[Stored items]
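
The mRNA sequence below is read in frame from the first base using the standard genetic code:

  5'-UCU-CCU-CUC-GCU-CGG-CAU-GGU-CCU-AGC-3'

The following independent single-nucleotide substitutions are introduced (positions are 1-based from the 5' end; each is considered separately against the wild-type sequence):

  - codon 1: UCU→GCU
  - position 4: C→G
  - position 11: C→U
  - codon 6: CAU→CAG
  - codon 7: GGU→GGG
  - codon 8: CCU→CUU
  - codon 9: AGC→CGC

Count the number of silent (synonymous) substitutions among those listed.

Codon 1: UCU (Ser) → GCU (Ala) — missense.
Codon 2: CCU (Pro) → GCU (Ala) — missense.
Codon 4: GCU (Ala) → GUU (Val) — missense.
Codon 6: CAU (His) → CAG (Gln) — missense.
Codon 7: GGU (Gly) → GGG (Gly) — synonymous.
Codon 8: CCU (Pro) → CUU (Leu) — missense.
Codon 9: AGC (Ser) → CGC (Arg) — missense.
Synonymous: 1 of 7.

1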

> [Your task]
Write out the data a second time, exactly the same.

> [Solution for this exercise]
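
The mRNA sequence below is read in frame from the first base using the standard genetic code:

  5'-UCU-CCU-CUC-GCU-CGG-CAU-GGU-CCU-AGC-3'

The following independent single-nucleotide substitutions are introduced (positions are 1-based from the 5' end; each is considered separately against the wild-type sequence):

  - codon 1: UCU→GCU
  - position 4: C→G
  - position 11: C→U
  - codon 6: CAU→CAG
  - codon 7: GGU→GGG
  - codon 8: CCU→CUU
  - codon 9: AGC→CGC

Count the number of silent (synonymous) substitutions among those listed.

Codon 1: UCU (Ser) → GCU (Ala) — missense.
Codon 2: CCU (Pro) → GCU (Ala) — missense.
Codon 4: GCU (Ala) → GUU (Val) — missense.
Codon 6: CAU (His) → CAG (Gln) — missense.
Codon 7: GGU (Gly) → GGG (Gly) — synonymous.
Codon 8: CCU (Pro) → CUU (Leu) — missense.
Codon 9: AGC (Ser) → CGC (Arg) — missense.
Synonymous: 1 of 7.

1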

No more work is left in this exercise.